In the data below, find the line that contains "R1. No word" and the line that contains "staaklush voisait voisait". Copy both, plus every line between them, exactly.

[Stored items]
=====
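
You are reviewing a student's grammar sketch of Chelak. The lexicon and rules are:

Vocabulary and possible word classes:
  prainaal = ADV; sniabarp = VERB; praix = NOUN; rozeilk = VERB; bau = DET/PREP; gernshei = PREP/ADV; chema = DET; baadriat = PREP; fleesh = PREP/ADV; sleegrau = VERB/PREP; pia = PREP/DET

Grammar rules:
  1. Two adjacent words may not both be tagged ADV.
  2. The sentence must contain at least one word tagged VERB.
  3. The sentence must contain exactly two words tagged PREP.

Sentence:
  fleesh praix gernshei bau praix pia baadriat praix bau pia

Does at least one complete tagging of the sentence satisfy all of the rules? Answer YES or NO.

NO

Candidates per position — 1:fleesh {PREP,ADV}; 2:praix {NOUN}; 3:gernshei {PREP,ADV}; 4:bau {DET,PREP}; 5:praix {NOUN}; 6:pia {PREP,DET}; 7:baadriat {PREP}; 8:praix {NOUN}; 9:bau {DET,PREP}; 10:pia {PREP,DET}.
Rule 2 cannot be satisfied by any choice of tags from the lexicon.
So there is no consistent tagging.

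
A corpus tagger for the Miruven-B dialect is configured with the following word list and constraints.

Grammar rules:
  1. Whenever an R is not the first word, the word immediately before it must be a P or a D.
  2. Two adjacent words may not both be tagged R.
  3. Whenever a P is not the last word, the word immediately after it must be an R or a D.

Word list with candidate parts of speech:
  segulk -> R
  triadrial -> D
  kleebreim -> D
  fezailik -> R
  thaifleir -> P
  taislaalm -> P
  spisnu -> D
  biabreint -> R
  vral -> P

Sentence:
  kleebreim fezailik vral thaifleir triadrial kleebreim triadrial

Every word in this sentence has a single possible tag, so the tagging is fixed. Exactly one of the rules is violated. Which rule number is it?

Fixed tagging: D R P P D D D.
Checking each rule: R1 ok, R2 ok, R3 fails.
Only rule 3 fails.

3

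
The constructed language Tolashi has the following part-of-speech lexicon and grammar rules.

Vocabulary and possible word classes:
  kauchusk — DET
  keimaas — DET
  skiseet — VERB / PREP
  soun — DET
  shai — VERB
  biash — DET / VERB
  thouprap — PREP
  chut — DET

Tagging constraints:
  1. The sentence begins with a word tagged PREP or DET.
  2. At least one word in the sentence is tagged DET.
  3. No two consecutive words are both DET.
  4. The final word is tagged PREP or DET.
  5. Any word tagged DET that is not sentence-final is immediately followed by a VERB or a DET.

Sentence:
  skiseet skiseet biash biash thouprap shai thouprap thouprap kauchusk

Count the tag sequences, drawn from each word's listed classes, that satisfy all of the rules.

Candidates per position — 1:skiseet {VERB,PREP}; 2:skiseet {VERB,PREP}; 3:biash {DET,VERB}; 4:biash {DET,VERB}; 5:thouprap {PREP}; 6:shai {VERB}; 7:thouprap {PREP}; 8:thouprap {PREP}; 9:kauchusk {DET}.
There are 16 candidate sequences in total.
The sequences that satisfy every rule: PREP VERB DET VERB PREP VERB PREP PREP DET; PREP VERB VERB VERB PREP VERB PREP PREP DET; PREP PREP DET VERB PREP VERB PREP PREP DET; PREP PREP VERB VERB PREP VERB PREP PREP DET.
Count = 4.

4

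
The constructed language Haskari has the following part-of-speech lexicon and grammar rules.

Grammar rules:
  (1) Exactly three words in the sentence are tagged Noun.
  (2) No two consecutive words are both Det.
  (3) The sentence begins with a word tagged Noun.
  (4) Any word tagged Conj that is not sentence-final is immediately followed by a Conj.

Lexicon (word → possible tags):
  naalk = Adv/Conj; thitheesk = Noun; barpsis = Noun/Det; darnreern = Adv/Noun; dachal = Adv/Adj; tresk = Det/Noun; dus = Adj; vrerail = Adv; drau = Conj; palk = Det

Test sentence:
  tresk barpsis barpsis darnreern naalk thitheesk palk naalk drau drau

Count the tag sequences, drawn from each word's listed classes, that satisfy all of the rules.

Candidates per position — 1:tresk {Det,Noun}; 2:barpsis {Noun,Det}; 3:barpsis {Noun,Det}; 4:darnreern {Adv,Noun}; 5:naalk {Adv,Conj}; 6:thitheesk {Noun}; 7:palk {Det}; 8:naalk {Adv,Conj}; 9:drau {Conj}; 10:drau {Conj}.
There are 64 candidate sequences in total.
The sequences that satisfy every rule: Noun Noun Det Adv Adv Noun Det Adv Conj Conj; Noun Noun Det Adv Adv Noun Det Conj Conj Conj; Noun Det Noun Adv Adv Noun Det Adv Conj Conj; Noun Det Noun Adv Adv Noun Det Conj Conj Conj.
Count = 4.

4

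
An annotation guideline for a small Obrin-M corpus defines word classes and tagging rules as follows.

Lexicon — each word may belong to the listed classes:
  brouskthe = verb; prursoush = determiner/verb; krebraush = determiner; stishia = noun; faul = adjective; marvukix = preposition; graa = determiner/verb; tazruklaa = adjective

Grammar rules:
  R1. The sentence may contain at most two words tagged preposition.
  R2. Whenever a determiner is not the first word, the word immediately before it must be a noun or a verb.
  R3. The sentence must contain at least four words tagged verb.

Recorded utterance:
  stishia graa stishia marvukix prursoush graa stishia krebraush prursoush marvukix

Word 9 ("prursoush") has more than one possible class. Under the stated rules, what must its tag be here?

Candidates per position — 1:stishia {noun}; 2:graa {determiner,verb}; 3:stishia {noun}; 4:marvukix {preposition}; 5:prursoush {determiner,verb}; 6:graa {determiner,verb}; 7:stishia {noun}; 8:krebraush {determiner}; 9:prursoush {determiner,verb}; 10:marvukix {preposition}.
Position 2: tagging it determiner would leave rule 3 unsatisfiable, so it must be verb.
Position 5: tagging it determiner would leave rule 2 unsatisfiable, so it must be verb.
Position 6: tagging it determiner would leave rule 3 unsatisfiable, so it must be verb.
Position 9: tagging it determiner would leave rule 2 unsatisfiable, so it must be verb.
That leaves exactly one tagging: noun verb noun preposition verb verb noun determiner verb preposition.
Verifying each rule — rule 1 holds; rule 2 holds; rule 3 holds.

verb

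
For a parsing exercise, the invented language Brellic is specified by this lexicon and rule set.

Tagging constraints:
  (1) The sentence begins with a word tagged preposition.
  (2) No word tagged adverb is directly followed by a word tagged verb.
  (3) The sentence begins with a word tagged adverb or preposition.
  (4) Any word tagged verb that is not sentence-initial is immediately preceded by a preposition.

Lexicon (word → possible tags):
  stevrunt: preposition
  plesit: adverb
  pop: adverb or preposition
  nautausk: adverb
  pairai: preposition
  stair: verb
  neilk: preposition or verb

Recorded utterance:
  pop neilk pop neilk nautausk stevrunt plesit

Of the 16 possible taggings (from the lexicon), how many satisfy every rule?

Candidates per position — 1:pop {adverb,preposition}; 2:neilk {preposition,verb}; 3:pop {adverb,preposition}; 4:neilk {preposition,verb}; 5:nautausk {adverb}; 6:stevrunt {preposition}; 7:plesit {adverb}.
There are 16 candidate sequences in total.
Checking each against the rules leaves 6 sequences.
Count = 6.

6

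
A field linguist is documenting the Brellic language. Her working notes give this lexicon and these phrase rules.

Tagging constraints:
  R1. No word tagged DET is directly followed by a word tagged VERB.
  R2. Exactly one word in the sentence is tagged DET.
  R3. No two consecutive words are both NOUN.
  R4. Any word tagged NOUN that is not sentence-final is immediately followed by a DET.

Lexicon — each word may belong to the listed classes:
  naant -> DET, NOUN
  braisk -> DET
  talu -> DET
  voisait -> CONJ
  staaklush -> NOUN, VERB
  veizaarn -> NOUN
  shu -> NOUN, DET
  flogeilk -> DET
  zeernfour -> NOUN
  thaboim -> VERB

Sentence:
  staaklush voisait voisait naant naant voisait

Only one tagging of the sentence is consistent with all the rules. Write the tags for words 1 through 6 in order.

VERB CONJ CONJ NOUN DET CONJ

Candidates per position — 1:staaklush {NOUN,VERB}; 2:voisait {CONJ}; 3:voisait {CONJ}; 4:naant {DET,NOUN}; 5:naant {DET,NOUN}; 6:voisait {CONJ}.
If word 1 were NOUN, no tagging could satisfy rule 4; so word 1 is VERB.
If word 5 were NOUN, no tagging could satisfy rule 4; so word 5 is DET.
If word 4 were DET, no tagging could satisfy rule 2; so word 4 is NOUN.
So the tagging must be: VERB CONJ CONJ NOUN DET CONJ.
Check: rule 1 ✓; rule 2 ✓; rule 3 ✓; rule 4 ✓.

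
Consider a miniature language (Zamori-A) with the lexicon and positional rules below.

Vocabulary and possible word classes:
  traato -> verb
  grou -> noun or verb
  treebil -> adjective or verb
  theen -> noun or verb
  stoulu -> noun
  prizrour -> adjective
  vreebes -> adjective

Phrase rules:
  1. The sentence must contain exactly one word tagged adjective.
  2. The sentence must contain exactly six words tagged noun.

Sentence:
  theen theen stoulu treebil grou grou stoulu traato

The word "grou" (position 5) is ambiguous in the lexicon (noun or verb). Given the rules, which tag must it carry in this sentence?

Candidates per position — 1:theen {noun,verb}; 2:theen {noun,verb}; 3:stoulu {noun}; 4:treebil {adjective,verb}; 5:grou {noun,verb}; 6:grou {noun,verb}; 7:stoulu {noun}; 8:traato {verb}.
At position 1, choosing verb makes rule 2 impossible to satisfy; hence noun.
At position 2, choosing verb makes rule 2 impossible to satisfy; hence noun.
At position 4, choosing verb makes rule 1 impossible to satisfy; hence adjective.
At position 5, choosing verb makes rule 2 impossible to satisfy; hence noun.
At position 6, choosing verb makes rule 2 impossible to satisfy; hence noun.
The only consistent sequence is: noun noun noun adjective noun noun noun verb.
Verifying each rule — rule 1 holds; rule 2 holds.

noun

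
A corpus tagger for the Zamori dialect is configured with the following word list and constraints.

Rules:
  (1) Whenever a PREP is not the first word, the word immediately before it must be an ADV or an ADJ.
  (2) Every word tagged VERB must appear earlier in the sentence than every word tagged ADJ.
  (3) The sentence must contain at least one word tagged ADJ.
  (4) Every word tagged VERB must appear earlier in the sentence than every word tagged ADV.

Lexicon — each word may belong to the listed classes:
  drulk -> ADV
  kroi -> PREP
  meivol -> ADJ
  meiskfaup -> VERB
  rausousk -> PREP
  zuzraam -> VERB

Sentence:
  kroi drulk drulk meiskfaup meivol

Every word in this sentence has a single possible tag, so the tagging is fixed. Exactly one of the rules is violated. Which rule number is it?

Fixed tagging: PREP ADV ADV VERB ADJ.
Rule check: R1 holds, R2 holds, R3 holds, R4 violated.
Only rule 4 fails.

4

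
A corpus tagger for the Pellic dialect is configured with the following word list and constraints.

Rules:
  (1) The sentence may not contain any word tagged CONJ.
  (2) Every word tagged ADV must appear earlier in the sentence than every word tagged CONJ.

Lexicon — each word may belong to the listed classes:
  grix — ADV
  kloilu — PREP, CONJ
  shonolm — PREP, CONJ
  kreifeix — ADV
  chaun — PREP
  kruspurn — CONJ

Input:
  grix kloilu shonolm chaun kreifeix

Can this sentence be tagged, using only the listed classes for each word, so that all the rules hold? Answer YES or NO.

YES

Candidates per position — 1:grix {ADV}; 2:kloilu {PREP,CONJ}; 3:shonolm {PREP,CONJ}; 4:chaun {PREP}; 5:kreifeix {ADV}.
One satisfying assignment: ADV PREP PREP PREP ADV.
Verifying each rule — rule 1 ✓; rule 2 ✓.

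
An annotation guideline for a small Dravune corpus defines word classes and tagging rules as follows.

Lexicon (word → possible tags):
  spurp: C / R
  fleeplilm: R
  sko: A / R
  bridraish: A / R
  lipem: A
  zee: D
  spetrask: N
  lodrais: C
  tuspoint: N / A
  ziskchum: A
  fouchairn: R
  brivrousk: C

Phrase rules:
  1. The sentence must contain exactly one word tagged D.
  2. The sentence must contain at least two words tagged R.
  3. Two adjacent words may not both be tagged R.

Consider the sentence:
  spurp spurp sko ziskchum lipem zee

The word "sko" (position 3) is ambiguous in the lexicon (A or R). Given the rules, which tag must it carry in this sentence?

Candidates per position — 1:spurp {C,R}; 2:spurp {C,R}; 3:sko {A,R}; 4:ziskchum {A}; 5:lipem {A}; 6:zee {D}.
Position 3: the remaining choice is settled jointly with positions 1, 2 — only R at position 3 is part of a tagging that satisfies every rule.
The only consistent sequence is: R C R A A D.
Verifying each rule — rule 1 holds; rule 2 holds; rule 3 holds.

R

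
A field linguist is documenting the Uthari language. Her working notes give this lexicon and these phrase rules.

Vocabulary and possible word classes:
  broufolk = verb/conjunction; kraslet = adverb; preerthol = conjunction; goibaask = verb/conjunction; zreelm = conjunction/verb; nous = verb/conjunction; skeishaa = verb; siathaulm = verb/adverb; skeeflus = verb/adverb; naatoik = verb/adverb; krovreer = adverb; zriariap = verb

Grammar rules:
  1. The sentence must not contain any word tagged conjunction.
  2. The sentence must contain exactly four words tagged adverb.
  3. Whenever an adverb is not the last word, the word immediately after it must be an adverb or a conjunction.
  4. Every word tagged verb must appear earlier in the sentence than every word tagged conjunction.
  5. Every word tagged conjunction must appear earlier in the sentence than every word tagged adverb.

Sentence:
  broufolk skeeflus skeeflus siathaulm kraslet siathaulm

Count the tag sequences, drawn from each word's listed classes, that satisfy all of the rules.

Candidates per position — 1:broufolk {verb,conjunction}; 2:skeeflus {verb,adverb}; 3:skeeflus {verb,adverb}; 4:siathaulm {verb,adverb}; 5:kraslet {adverb}; 6:siathaulm {verb,adverb}.
There are 32 candidate sequences in total.
The sequences that satisfy every rule: verb verb adverb adverb adverb adverb.
Count = 1.

1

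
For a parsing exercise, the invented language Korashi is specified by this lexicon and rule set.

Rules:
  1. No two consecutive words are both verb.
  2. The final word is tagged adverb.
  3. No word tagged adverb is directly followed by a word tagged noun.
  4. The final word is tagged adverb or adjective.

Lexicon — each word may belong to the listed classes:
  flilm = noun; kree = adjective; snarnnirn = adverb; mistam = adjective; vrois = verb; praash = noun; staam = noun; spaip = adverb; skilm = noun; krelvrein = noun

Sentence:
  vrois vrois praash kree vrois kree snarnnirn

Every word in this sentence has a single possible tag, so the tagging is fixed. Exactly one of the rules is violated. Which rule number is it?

Fixed tagging: verb verb noun adjective verb adjective adverb.
Checking each rule: R1 violated, R2 holds, R3 holds, R4 holds.
Only rule 1 fails.

1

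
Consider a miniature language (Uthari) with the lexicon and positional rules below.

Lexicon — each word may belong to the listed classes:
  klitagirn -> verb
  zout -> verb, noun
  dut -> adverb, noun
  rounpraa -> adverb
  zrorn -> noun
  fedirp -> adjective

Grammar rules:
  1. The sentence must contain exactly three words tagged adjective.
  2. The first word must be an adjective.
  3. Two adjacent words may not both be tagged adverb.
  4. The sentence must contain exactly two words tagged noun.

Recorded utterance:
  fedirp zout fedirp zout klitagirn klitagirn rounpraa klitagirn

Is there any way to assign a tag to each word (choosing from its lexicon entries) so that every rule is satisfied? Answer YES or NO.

NO

Candidates per position — 1:fedirp {adjective}; 2:zout {verb,noun}; 3:fedirp {adjective}; 4:zout {verb,noun}; 5:klitagirn {verb}; 6:klitagirn {verb}; 7:rounpraa {adverb}; 8:klitagirn {verb}.
Rule 1 cannot be satisfied by any choice of tags from the lexicon.
So there is no consistent tagging.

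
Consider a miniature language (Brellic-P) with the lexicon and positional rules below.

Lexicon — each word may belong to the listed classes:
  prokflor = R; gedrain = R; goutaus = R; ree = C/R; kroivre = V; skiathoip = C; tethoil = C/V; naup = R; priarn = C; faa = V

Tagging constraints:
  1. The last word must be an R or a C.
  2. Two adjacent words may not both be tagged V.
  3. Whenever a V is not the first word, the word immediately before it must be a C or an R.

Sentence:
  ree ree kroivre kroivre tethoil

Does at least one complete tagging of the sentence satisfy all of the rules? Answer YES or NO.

NO

Candidates per position — 1:ree {C,R}; 2:ree {C,R}; 3:kroivre {V}; 4:kroivre {V}; 5:tethoil {C,V}.
Rule 2 cannot be satisfied by any choice of tags from the lexicon.
So there is no consistent tagging.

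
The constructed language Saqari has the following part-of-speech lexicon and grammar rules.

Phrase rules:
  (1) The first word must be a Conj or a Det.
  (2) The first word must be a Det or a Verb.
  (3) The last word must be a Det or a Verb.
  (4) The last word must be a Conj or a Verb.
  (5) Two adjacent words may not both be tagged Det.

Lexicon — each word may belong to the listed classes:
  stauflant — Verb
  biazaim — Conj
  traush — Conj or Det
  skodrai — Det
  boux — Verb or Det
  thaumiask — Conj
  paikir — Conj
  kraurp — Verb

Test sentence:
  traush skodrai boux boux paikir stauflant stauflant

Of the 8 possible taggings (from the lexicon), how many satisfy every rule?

Candidates per position — 1:traush {Conj,Det}; 2:skodrai {Det}; 3:boux {Verb,Det}; 4:boux {Verb,Det}; 5:paikir {Conj}; 6:stauflant {Verb}; 7:stauflant {Verb}.
There are 8 candidate sequences in total.
Every candidate sequence violates at least one rule; no consistent tagging exists.
Count = 0.

0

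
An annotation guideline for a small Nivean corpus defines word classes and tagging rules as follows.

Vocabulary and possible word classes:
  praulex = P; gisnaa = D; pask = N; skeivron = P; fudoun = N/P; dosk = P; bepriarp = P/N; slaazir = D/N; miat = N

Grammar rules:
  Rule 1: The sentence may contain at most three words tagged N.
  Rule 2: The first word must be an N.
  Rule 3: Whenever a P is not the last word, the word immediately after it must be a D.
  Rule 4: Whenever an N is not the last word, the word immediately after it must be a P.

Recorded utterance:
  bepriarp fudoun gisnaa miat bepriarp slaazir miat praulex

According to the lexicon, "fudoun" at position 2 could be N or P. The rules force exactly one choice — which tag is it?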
=====
Solved exercise:
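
  R1. No word tagged DET is directly followed by a word tagged VERB.
  R2. Exactly one word in the sentence is tagged DET.
  R3. No two consecutive words are both NOUN.
  R4. Any word tagged NOUN that is not sentence-final is immediately followed by a DET.

Lexicon — each word may belong to the listed classes:
  naant -> DET, NOUN
  braisk -> DET
  talu -> DET
  voisait -> CONJ
  staaklush -> NOUN, VERB
  veizaarn -> NOUN
  shu -> NOUN, DET
  flogeilk -> DET
  zeernfour -> NOUN
  thaboim -> VERB

Sentence:
  staaklush voisait voisait naant naant voisait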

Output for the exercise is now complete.